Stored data
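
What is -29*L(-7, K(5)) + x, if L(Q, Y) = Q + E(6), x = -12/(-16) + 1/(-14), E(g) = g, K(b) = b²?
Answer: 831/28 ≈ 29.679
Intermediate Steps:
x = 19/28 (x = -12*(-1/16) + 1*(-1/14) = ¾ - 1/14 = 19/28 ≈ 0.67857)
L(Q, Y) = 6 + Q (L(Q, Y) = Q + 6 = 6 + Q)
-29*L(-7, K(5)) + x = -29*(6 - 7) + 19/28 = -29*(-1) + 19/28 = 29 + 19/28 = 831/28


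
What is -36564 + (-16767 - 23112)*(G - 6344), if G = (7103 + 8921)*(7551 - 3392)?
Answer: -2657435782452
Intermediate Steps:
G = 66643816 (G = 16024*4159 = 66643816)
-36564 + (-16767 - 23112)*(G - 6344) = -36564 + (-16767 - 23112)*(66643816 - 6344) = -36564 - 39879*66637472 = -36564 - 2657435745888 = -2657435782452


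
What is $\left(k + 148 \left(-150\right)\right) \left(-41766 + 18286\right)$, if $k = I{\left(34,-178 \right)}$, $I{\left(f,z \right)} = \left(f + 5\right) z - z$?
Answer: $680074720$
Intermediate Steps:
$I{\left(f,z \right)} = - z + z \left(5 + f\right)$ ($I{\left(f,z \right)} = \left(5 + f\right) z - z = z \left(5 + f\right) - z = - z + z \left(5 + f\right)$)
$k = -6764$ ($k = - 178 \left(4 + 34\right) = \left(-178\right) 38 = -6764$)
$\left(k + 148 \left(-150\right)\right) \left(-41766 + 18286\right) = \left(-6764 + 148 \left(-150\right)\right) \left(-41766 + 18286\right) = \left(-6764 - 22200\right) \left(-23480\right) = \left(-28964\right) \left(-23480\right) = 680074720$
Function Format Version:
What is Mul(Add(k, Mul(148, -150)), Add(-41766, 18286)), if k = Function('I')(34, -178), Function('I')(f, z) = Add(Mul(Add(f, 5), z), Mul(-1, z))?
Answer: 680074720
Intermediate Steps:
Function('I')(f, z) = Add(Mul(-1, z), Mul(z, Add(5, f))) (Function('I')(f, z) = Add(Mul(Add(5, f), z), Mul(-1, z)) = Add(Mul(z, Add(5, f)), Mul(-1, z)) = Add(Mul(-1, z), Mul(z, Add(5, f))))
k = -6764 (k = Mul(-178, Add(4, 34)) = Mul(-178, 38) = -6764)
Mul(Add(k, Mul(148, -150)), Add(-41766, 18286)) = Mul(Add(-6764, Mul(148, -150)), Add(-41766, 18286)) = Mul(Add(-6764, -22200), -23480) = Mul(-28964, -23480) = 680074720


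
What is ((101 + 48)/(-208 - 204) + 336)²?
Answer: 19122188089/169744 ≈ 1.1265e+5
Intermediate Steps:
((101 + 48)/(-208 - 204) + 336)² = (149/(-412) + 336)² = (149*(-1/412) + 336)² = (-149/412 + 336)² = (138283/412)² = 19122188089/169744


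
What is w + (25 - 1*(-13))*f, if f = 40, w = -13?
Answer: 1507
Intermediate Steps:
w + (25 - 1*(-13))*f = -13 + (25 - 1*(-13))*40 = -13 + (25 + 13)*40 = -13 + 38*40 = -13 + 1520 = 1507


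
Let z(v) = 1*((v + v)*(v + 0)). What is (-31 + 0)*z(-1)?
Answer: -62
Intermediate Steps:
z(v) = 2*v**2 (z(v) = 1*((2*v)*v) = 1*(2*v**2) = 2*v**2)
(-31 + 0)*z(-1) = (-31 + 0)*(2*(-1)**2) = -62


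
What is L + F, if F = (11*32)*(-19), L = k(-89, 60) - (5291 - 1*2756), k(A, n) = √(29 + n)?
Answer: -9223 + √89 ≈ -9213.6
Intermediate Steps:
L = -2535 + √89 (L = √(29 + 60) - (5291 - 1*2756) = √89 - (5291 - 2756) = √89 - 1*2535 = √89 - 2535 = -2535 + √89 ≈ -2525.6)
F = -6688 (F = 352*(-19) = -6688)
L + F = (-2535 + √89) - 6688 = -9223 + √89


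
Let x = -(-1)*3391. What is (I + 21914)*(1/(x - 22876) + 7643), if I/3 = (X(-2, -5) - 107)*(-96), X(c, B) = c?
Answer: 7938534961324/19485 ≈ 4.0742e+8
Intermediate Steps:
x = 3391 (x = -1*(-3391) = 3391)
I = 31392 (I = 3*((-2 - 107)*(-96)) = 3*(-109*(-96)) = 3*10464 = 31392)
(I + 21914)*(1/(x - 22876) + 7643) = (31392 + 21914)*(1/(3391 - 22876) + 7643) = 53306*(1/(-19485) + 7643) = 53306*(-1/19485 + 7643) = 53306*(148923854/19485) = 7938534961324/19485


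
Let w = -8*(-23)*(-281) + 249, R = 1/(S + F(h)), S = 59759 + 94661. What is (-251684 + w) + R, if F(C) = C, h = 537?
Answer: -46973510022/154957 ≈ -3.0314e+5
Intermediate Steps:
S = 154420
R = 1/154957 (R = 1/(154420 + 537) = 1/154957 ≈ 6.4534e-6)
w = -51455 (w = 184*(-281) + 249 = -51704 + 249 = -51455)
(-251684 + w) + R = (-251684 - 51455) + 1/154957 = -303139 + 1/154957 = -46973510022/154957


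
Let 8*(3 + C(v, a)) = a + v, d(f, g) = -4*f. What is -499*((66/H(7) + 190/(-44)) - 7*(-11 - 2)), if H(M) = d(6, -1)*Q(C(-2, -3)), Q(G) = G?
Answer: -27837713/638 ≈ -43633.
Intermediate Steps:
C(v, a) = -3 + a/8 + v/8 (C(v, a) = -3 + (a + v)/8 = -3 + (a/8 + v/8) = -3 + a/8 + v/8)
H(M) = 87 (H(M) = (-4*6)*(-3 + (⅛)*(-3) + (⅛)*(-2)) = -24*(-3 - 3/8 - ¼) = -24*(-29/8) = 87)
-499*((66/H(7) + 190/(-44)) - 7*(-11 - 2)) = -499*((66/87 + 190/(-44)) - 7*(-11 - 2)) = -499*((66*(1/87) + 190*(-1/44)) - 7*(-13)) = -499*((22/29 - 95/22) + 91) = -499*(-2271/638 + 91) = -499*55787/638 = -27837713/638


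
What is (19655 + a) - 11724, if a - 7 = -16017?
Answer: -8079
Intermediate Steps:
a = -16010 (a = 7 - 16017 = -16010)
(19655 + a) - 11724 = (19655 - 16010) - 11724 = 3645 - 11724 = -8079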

§ **TASK INSTRUCTIONS**:
The lines to copy run from the start of the records above through the line holding "Answer: $680074720$"; give them exactly, both ends included, and nothing else.

§ **YOUR RESPONSE**:
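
What is -29*L(-7, K(5)) + x, if L(Q, Y) = Q + E(6), x = -12/(-16) + 1/(-14), E(g) = g, K(b) = b²?
Answer: 831/28 ≈ 29.679
Intermediate Steps:
x = 19/28 (x = -12*(-1/16) + 1*(-1/14) = ¾ - 1/14 = 19/28 ≈ 0.67857)
L(Q, Y) = 6 + Q (L(Q, Y) = Q + 6 = 6 + Q)
-29*L(-7, K(5)) + x = -29*(6 - 7) + 19/28 = -29*(-1) + 19/28 = 29 + 19/28 = 831/28


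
What is -36564 + (-16767 - 23112)*(G - 6344), if G = (7103 + 8921)*(7551 - 3392)?
Answer: -2657435782452
Intermediate Steps:
G = 66643816 (G = 16024*4159 = 66643816)
-36564 + (-16767 - 23112)*(G - 6344) = -36564 + (-16767 - 23112)*(66643816 - 6344) = -36564 - 39879*66637472 = -36564 - 2657435745888 = -2657435782452


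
What is $\left(k + 148 \left(-150\right)\right) \left(-41766 + 18286\right)$, if $k = I{\left(34,-178 \right)}$, $I{\left(f,z \right)} = \left(f + 5\right) z - z$?
Answer: $680074720$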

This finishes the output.